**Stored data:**

* * *

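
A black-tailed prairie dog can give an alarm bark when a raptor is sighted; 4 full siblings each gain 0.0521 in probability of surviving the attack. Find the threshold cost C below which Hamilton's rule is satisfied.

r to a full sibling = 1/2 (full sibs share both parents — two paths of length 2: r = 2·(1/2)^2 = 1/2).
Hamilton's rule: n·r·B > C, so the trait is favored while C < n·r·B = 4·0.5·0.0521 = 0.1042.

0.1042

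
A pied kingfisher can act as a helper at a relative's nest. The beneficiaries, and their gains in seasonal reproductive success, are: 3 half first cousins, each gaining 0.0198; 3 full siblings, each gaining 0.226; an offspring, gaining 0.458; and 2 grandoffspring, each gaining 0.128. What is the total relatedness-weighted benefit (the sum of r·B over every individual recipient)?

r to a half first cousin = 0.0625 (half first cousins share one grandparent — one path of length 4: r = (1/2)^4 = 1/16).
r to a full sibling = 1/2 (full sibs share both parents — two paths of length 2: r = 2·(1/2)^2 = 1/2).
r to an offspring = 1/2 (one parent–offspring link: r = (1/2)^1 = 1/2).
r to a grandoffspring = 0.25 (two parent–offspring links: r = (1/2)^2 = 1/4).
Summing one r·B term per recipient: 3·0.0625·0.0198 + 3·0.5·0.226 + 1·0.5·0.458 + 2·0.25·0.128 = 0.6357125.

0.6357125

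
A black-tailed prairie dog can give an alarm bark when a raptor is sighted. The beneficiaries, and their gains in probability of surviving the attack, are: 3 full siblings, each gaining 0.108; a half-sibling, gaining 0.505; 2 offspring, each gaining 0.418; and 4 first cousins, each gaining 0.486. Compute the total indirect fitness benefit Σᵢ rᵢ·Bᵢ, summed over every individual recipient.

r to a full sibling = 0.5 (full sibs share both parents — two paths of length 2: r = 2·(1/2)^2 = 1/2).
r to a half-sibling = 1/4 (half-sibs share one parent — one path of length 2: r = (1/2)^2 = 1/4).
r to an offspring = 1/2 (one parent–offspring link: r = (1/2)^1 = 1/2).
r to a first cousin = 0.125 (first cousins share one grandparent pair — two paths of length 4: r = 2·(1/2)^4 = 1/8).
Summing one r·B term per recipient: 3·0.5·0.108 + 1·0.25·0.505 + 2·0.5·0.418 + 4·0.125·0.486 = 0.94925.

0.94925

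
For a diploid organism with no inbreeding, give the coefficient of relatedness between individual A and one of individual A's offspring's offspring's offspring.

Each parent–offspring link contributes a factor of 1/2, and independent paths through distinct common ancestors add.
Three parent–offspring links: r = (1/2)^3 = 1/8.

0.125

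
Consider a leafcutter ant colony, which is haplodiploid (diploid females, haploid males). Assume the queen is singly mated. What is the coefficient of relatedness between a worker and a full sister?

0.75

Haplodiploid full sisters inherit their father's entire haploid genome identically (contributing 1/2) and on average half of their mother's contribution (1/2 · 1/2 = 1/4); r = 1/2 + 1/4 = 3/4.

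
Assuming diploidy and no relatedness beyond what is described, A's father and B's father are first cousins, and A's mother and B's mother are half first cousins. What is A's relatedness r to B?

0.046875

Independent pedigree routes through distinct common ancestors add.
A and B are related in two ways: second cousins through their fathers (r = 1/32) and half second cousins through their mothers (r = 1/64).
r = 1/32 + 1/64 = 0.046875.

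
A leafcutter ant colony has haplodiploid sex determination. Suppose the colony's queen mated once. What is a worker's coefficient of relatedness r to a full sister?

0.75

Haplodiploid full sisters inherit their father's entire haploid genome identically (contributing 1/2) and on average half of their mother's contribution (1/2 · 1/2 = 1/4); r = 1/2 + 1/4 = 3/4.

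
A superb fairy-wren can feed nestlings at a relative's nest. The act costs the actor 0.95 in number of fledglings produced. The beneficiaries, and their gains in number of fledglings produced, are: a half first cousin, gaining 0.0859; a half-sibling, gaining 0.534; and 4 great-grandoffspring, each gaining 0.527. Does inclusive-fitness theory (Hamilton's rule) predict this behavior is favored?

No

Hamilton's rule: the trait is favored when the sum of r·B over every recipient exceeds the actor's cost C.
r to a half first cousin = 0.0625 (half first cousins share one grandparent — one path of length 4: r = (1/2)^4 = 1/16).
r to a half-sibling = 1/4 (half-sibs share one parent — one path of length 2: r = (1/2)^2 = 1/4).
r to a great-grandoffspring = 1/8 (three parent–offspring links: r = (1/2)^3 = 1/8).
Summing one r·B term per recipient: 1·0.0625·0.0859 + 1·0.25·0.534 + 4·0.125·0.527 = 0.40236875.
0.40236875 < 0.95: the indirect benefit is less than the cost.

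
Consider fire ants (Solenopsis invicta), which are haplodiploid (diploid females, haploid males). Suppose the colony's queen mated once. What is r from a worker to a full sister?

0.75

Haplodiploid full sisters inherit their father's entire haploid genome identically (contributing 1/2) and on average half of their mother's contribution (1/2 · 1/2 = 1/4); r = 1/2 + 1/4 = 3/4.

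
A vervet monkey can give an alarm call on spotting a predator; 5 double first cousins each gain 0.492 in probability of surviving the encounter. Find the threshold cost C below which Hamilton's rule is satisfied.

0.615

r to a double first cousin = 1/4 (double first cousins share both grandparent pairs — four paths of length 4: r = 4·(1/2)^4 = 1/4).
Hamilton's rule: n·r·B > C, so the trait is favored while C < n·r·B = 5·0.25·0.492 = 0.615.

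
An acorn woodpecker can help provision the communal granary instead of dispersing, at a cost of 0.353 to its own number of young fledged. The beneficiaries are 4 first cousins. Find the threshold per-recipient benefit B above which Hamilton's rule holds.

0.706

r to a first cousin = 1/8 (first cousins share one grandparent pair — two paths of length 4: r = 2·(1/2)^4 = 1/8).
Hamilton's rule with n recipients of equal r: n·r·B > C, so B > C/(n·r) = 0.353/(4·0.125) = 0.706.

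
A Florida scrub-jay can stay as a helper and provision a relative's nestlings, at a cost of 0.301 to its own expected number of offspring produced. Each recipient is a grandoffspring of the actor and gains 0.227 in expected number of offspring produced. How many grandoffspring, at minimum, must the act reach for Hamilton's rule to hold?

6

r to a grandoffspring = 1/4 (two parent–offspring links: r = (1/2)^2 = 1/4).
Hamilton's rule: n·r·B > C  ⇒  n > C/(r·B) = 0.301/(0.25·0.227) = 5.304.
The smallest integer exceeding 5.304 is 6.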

* * *

**Your assignment:**
From the first line to the last, transcribe the data exactly.

**Expected answer:**
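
A black-tailed prairie dog can give an alarm bark when a raptor is sighted; 4 full siblings each gain 0.0521 in probability of surviving the attack. Find the threshold cost C below which Hamilton's rule is satisfied.

r to a full sibling = 1/2 (full sibs share both parents — two paths of length 2: r = 2·(1/2)^2 = 1/2).
Hamilton's rule: n·r·B > C, so the trait is favored while C < n·r·B = 4·0.5·0.0521 = 0.1042.

0.1042

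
A pied kingfisher can act as a helper at a relative's nest. The beneficiaries, and their gains in seasonal reproductive success, are: 3 half first cousins, each gaining 0.0198; 3 full siblings, each gaining 0.226; an offspring, gaining 0.458; and 2 grandoffspring, each gaining 0.128. What is the total relatedness-weighted benefit (the sum of r·B over every individual recipient)?

r to a half first cousin = 0.0625 (half first cousins share one grandparent — one path of length 4: r = (1/2)^4 = 1/16).
r to a full sibling = 1/2 (full sibs share both parents — two paths of length 2: r = 2·(1/2)^2 = 1/2).
r to an offspring = 1/2 (one parent–offspring link: r = (1/2)^1 = 1/2).
r to a grandoffspring = 0.25 (two parent–offspring links: r = (1/2)^2 = 1/4).
Summing one r·B term per recipient: 3·0.0625·0.0198 + 3·0.5·0.226 + 1·0.5·0.458 + 2·0.25·0.128 = 0.6357125.

0.6357125

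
A black-tailed prairie dog can give an alarm bark when a raptor is sighted. The beneficiaries, and their gains in probability of surviving the attack, are: 3 full siblings, each gaining 0.108; a half-sibling, gaining 0.505; 2 offspring, each gaining 0.418; and 4 first cousins, each gaining 0.486. Compute the total indirect fitness benefit Σᵢ rᵢ·Bᵢ, summed over every individual recipient.

r to a full sibling = 0.5 (full sibs share both parents — two paths of length 2: r = 2·(1/2)^2 = 1/2).
r to a half-sibling = 1/4 (half-sibs share one parent — one path of length 2: r = (1/2)^2 = 1/4).
r to an offspring = 1/2 (one parent–offspring link: r = (1/2)^1 = 1/2).
r to a first cousin = 0.125 (first cousins share one grandparent pair — two paths of length 4: r = 2·(1/2)^4 = 1/8).
Summing one r·B term per recipient: 3·0.5·0.108 + 1·0.25·0.505 + 2·0.5·0.418 + 4·0.125·0.486 = 0.94925.

0.94925

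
For a diploid organism with no inbreeding, give the coefficient of relatedness between individual A and one of individual A's offspring's offspring's offspring.

Each parent–offspring link contributes a factor of 1/2, and independent paths through distinct common ancestors add.
Three parent–offspring links: r = (1/2)^3 = 1/8.

0.125

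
Consider a leafcutter ant colony, which is haplodiploid (diploid females, haploid males). Assume the queen is singly mated. What is the coefficient of relatedness between a worker and a full sister?

0.75

Haplodiploid full sisters inherit their father's entire haploid genome identically (contributing 1/2) and on average half of their mother's contribution (1/2 · 1/2 = 1/4); r = 1/2 + 1/4 = 3/4.

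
Assuming diploidy and no relatedness beyond what is described, A's father and B's father are first cousins, and A's mother and B's mother are half first cousins. What is A's relatedness r to B?

0.046875

Independent pedigree routes through distinct common ancestors add.
A and B are related in two ways: second cousins through their fathers (r = 1/32) and half second cousins through their mothers (r = 1/64).
r = 1/32 + 1/64 = 0.046875.

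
A leafcutter ant colony has haplodiploid sex determination. Suppose the colony's queen mated once. What is a worker's coefficient of relatedness r to a full sister?

0.75

Haplodiploid full sisters inherit their father's entire haploid genome identically (contributing 1/2) and on average half of their mother's contribution (1/2 · 1/2 = 1/4); r = 1/2 + 1/4 = 3/4.

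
A superb fairy-wren can feed nestlings at a relative's nest. The act costs the actor 0.95 in number of fledglings produced. The beneficiaries, and their gains in number of fledglings produced, are: a half first cousin, gaining 0.0859; a half-sibling, gaining 0.534; and 4 great-grandoffspring, each gaining 0.527. Does inclusive-fitness theory (Hamilton's rule) predict this behavior is favored?

No

Hamilton's rule: the trait is favored when the sum of r·B over every recipient exceeds the actor's cost C.
r to a half first cousin = 0.0625 (half first cousins share one grandparent — one path of length 4: r = (1/2)^4 = 1/16).
r to a half-sibling = 1/4 (half-sibs share one parent — one path of length 2: r = (1/2)^2 = 1/4).
r to a great-grandoffspring = 1/8 (three parent–offspring links: r = (1/2)^3 = 1/8).
Summing one r·B term per recipient: 1·0.0625·0.0859 + 1·0.25·0.534 + 4·0.125·0.527 = 0.40236875.
0.40236875 < 0.95: the indirect benefit is less than the cost.

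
Consider fire ants (Solenopsis invicta), which are haplodiploid (diploid females, haploid males). Suppose the colony's queen mated once. What is r from a worker to a full sister?

0.75

Haplodiploid full sisters inherit their father's entire haploid genome identically (contributing 1/2) and on average half of their mother's contribution (1/2 · 1/2 = 1/4); r = 1/2 + 1/4 = 3/4.

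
A vervet monkey can give an alarm call on spotting a predator; 5 double first cousins each gain 0.492 in probability of surviving the encounter. Find the threshold cost C below which Hamilton's rule is satisfied.

0.615

r to a double first cousin = 1/4 (double first cousins share both grandparent pairs — four paths of length 4: r = 4·(1/2)^4 = 1/4).
Hamilton's rule: n·r·B > C, so the trait is favored while C < n·r·B = 5·0.25·0.492 = 0.615.

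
An acorn woodpecker can help provision the communal granary instead of dispersing, at a cost of 0.353 to its own number of young fledged. The beneficiaries are 4 first cousins. Find the threshold per-recipient benefit B above which Hamilton's rule holds.

0.706

r to a first cousin = 1/8 (first cousins share one grandparent pair — two paths of length 4: r = 2·(1/2)^4 = 1/8).
Hamilton's rule with n recipients of equal r: n·r·B > C, so B > C/(n·r) = 0.353/(4·0.125) = 0.706.

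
A Florida scrub-jay can stay as a helper and provision a relative's nestlings, at a cost of 0.301 to its own expected number of offspring produced. Each recipient is a grandoffspring of the actor and gains 0.227 in expected number of offspring produced. How many grandoffspring, at minimum, must the act reach for Hamilton's rule to hold?

6

r to a grandoffspring = 1/4 (two parent–offspring links: r = (1/2)^2 = 1/4).
Hamilton's rule: n·r·B > C  ⇒  n > C/(r·B) = 0.301/(0.25·0.227) = 5.304.
The smallest integer exceeding 5.304 is 6.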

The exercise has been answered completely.